**DATASET EXTRACT**

═══

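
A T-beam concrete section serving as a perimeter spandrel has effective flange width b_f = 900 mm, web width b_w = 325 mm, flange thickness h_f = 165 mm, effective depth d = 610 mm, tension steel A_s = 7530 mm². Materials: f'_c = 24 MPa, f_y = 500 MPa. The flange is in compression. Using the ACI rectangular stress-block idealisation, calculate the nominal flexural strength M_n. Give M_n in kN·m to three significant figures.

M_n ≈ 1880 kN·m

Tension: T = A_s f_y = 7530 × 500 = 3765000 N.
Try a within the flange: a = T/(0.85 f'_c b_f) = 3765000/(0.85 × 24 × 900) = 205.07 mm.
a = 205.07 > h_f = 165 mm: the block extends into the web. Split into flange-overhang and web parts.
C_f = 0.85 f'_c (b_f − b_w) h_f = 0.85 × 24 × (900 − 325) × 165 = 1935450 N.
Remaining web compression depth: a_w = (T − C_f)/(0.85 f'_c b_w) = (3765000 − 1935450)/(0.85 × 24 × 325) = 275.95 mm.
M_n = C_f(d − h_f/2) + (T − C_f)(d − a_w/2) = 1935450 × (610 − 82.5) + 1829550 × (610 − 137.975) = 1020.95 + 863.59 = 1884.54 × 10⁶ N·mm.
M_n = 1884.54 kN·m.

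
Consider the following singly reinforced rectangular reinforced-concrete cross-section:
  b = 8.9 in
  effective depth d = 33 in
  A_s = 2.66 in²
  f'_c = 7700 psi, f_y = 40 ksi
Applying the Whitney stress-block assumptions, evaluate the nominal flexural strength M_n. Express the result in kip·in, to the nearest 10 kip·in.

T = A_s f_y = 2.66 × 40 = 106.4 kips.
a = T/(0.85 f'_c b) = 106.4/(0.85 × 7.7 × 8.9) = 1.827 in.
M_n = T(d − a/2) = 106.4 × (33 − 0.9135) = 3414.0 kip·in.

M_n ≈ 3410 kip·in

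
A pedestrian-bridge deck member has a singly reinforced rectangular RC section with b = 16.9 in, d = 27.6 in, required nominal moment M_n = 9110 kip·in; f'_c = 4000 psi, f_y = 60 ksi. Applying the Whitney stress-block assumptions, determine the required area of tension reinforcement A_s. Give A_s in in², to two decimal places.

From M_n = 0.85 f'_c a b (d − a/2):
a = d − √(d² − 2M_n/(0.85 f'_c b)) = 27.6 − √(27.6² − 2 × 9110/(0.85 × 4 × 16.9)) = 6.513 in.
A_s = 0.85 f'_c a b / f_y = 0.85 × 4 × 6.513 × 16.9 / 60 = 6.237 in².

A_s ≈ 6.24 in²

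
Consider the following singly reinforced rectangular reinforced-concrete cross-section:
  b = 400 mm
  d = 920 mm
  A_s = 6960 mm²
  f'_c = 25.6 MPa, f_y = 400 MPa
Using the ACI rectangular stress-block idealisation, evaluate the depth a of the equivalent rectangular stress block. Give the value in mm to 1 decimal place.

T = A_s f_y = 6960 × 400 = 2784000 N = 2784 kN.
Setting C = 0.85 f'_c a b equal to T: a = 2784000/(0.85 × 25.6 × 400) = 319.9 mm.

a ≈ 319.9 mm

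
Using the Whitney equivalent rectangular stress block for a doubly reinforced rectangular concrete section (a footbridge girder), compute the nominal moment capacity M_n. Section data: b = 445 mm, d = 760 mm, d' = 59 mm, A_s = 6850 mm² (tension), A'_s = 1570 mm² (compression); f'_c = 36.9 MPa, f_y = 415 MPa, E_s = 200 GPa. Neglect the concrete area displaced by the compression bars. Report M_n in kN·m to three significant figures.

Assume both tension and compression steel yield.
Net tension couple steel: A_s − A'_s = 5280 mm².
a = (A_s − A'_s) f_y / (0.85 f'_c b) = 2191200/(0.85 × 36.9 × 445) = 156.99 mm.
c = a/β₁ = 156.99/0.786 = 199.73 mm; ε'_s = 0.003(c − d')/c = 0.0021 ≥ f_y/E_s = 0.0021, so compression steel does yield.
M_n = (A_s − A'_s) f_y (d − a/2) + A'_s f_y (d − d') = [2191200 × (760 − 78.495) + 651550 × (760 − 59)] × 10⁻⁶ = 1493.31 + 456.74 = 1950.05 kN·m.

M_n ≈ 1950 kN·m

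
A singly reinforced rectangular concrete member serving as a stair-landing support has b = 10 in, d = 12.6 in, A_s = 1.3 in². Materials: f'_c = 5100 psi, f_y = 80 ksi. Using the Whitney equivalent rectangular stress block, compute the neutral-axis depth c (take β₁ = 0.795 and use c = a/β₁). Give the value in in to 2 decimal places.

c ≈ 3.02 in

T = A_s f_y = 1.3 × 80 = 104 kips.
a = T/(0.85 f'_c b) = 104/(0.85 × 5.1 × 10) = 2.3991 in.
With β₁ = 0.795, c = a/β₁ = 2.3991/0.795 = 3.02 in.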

═══

Go through the entries and restate each one exactly.

**RESPONSE**
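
A T-beam concrete section serving as a perimeter spandrel has effective flange width b_f = 900 mm, web width b_w = 325 mm, flange thickness h_f = 165 mm, effective depth d = 610 mm, tension steel A_s = 7530 mm². Materials: f'_c = 24 MPa, f_y = 500 MPa. The flange is in compression. Using the ACI rectangular stress-block idealisation, calculate the nominal flexural strength M_n. Give M_n in kN·m to three significant figures.

M_n ≈ 1880 kN·m

Tension: T = A_s f_y = 7530 × 500 = 3765000 N.
Try a within the flange: a = T/(0.85 f'_c b_f) = 3765000/(0.85 × 24 × 900) = 205.07 mm.
a = 205.07 > h_f = 165 mm: the block extends into the web. Split into flange-overhang and web parts.
C_f = 0.85 f'_c (b_f − b_w) h_f = 0.85 × 24 × (900 − 325) × 165 = 1935450 N.
Remaining web compression depth: a_w = (T − C_f)/(0.85 f'_c b_w) = (3765000 − 1935450)/(0.85 × 24 × 325) = 275.95 mm.
M_n = C_f(d − h_f/2) + (T − C_f)(d − a_w/2) = 1935450 × (610 − 82.5) + 1829550 × (610 − 137.975) = 1020.95 + 863.59 = 1884.54 × 10⁶ N·mm.
M_n = 1884.54 kN·m.

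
Consider the following singly reinforced rectangular reinforced-concrete cross-section:
  b = 8.9 in
  effective depth d = 33 in
  A_s = 2.66 in²
  f'_c = 7700 psi, f_y = 40 ksi
Applying the Whitney stress-block assumptions, evaluate the nominal flexural strength M_n. Express the result in kip·in, to the nearest 10 kip·in.

T = A_s f_y = 2.66 × 40 = 106.4 kips.
a = T/(0.85 f'_c b) = 106.4/(0.85 × 7.7 × 8.9) = 1.827 in.
M_n = T(d − a/2) = 106.4 × (33 − 0.9135) = 3414.0 kip·in.

M_n ≈ 3410 kip·in

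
A pedestrian-bridge deck member has a singly reinforced rectangular RC section with b = 16.9 in, d = 27.6 in, required nominal moment M_n = 9110 kip·in; f'_c = 4000 psi, f_y = 60 ksi. Applying the Whitney stress-block assumptions, determine the required area of tension reinforcement A_s. Give A_s in in², to two decimal places.

From M_n = 0.85 f'_c a b (d − a/2):
a = d − √(d² − 2M_n/(0.85 f'_c b)) = 27.6 − √(27.6² − 2 × 9110/(0.85 × 4 × 16.9)) = 6.513 in.
A_s = 0.85 f'_c a b / f_y = 0.85 × 4 × 6.513 × 16.9 / 60 = 6.237 in².

A_s ≈ 6.24 in²

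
Consider the following singly reinforced rectangular reinforced-concrete cross-section:
  b = 400 mm
  d = 920 mm
  A_s = 6960 mm²
  f'_c = 25.6 MPa, f_y = 400 MPa
Using the ACI rectangular stress-block idealisation, evaluate the depth a of the equivalent rectangular stress block. Give the value in mm to 1 decimal place.

T = A_s f_y = 6960 × 400 = 2784000 N = 2784 kN.
Setting C = 0.85 f'_c a b equal to T: a = 2784000/(0.85 × 25.6 × 400) = 319.9 mm.

a ≈ 319.9 mm

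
Using the Whitney equivalent rectangular stress block for a doubly reinforced rectangular concrete section (a footbridge girder), compute the nominal moment capacity M_n. Section data: b = 445 mm, d = 760 mm, d' = 59 mm, A_s = 6850 mm² (tension), A'_s = 1570 mm² (compression); f'_c = 36.9 MPa, f_y = 415 MPa, E_s = 200 GPa. Neglect the concrete area displaced by the compression bars. Report M_n in kN·m to three significant figures.

Assume both tension and compression steel yield.
Net tension couple steel: A_s − A'_s = 5280 mm².
a = (A_s − A'_s) f_y / (0.85 f'_c b) = 2191200/(0.85 × 36.9 × 445) = 156.99 mm.
c = a/β₁ = 156.99/0.786 = 199.73 mm; ε'_s = 0.003(c − d')/c = 0.0021 ≥ f_y/E_s = 0.0021, so compression steel does yield.
M_n = (A_s − A'_s) f_y (d − a/2) + A'_s f_y (d − d') = [2191200 × (760 − 78.495) + 651550 × (760 − 59)] × 10⁻⁶ = 1493.31 + 456.74 = 1950.05 kN·m.

M_n ≈ 1950 kN·m

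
A singly reinforced rectangular concrete member serving as a stair-landing support has b = 10 in, d = 12.6 in, A_s = 1.3 in². Materials: f'_c = 5100 psi, f_y = 80 ksi. Using the Whitney equivalent rectangular stress block, compute the neutral-axis depth c (take β₁ = 0.795 and use c = a/β₁). Give the value in in to 2 decimal places.

c ≈ 3.02 in

T = A_s f_y = 1.3 × 80 = 104 kips.
a = T/(0.85 f'_c b) = 104/(0.85 × 5.1 × 10) = 2.3991 in.
With β₁ = 0.795, c = a/β₁ = 2.3991/0.795 = 3.02 in.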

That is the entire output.